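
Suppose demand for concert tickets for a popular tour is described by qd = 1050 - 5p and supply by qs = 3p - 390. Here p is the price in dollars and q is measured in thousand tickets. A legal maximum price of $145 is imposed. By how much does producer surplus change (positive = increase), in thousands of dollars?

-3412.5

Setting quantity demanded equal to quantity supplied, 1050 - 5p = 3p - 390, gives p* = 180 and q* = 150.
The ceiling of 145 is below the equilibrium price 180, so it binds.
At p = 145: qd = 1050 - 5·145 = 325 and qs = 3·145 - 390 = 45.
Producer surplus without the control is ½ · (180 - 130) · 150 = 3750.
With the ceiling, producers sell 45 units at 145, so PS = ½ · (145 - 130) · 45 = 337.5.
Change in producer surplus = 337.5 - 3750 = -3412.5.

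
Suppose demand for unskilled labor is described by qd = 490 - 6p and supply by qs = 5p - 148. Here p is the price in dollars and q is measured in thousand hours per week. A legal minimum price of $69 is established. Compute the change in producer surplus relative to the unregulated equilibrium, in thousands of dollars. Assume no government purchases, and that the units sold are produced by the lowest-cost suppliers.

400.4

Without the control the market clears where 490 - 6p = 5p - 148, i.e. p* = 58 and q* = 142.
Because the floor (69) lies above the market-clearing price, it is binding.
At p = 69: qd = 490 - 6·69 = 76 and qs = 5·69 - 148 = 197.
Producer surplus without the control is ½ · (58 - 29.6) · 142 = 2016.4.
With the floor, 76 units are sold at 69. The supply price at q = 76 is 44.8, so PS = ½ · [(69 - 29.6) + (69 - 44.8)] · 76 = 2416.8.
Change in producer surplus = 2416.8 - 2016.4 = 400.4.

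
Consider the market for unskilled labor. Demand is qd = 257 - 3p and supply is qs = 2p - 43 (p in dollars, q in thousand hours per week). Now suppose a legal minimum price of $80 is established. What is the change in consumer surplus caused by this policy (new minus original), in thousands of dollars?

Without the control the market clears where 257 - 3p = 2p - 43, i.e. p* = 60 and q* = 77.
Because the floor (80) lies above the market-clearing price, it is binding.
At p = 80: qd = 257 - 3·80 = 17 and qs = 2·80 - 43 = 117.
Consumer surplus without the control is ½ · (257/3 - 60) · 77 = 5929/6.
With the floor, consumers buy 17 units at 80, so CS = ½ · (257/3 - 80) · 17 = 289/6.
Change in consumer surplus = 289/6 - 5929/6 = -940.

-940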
● ● ● ● ●
Exercise prompt =
Could you reproduce all of the entries exactly as they appear?

Task answer =
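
Suppose demand for concert tickets for a popular tour is described by qd = 1050 - 5p and supply by qs = 3p - 390. Here p is the price in dollars and q is measured in thousand tickets. A legal maximum price of $145 is imposed. By how much does producer surplus change (positive = increase), in thousands of dollars?

-3412.5

Setting quantity demanded equal to quantity supplied, 1050 - 5p = 3p - 390, gives p* = 180 and q* = 150.
The ceiling of 145 is below the equilibrium price 180, so it binds.
At p = 145: qd = 1050 - 5·145 = 325 and qs = 3·145 - 390 = 45.
Producer surplus without the control is ½ · (180 - 130) · 150 = 3750.
With the ceiling, producers sell 45 units at 145, so PS = ½ · (145 - 130) · 45 = 337.5.
Change in producer surplus = 337.5 - 3750 = -3412.5.

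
Suppose demand for unskilled labor is described by qd = 490 - 6p and supply by qs = 5p - 148. Here p is the price in dollars and q is measured in thousand hours per week. A legal minimum price of $69 is established. Compute the change in producer surplus relative to the unregulated equilibrium, in thousands of dollars. Assume no government purchases, and that the units sold are produced by the lowest-cost suppliers.

400.4

Without the control the market clears where 490 - 6p = 5p - 148, i.e. p* = 58 and q* = 142.
Because the floor (69) lies above the market-clearing price, it is binding.
At p = 69: qd = 490 - 6·69 = 76 and qs = 5·69 - 148 = 197.
Producer surplus without the control is ½ · (58 - 29.6) · 142 = 2016.4.
With the floor, 76 units are sold at 69. The supply price at q = 76 is 44.8, so PS = ½ · [(69 - 29.6) + (69 - 44.8)] · 76 = 2416.8.
Change in producer surplus = 2416.8 - 2016.4 = 400.4.

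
Consider the market for unskilled labor. Demand is qd = 257 - 3p and supply is qs = 2p - 43 (p in dollars, q in thousand hours per week). Now suppose a legal minimum price of $80 is established. What is the change in consumer surplus caused by this policy (new minus original), in thousands of dollars?

Without the control the market clears where 257 - 3p = 2p - 43, i.e. p* = 60 and q* = 77.
Because the floor (80) lies above the market-clearing price, it is binding.
At p = 80: qd = 257 - 3·80 = 17 and qs = 2·80 - 43 = 117.
Consumer surplus without the control is ½ · (257/3 - 60) · 77 = 5929/6.
With the floor, consumers buy 17 units at 80, so CS = ½ · (257/3 - 80) · 17 = 289/6.
Change in consumer surplus = 289/6 - 5929/6 = -940.

-940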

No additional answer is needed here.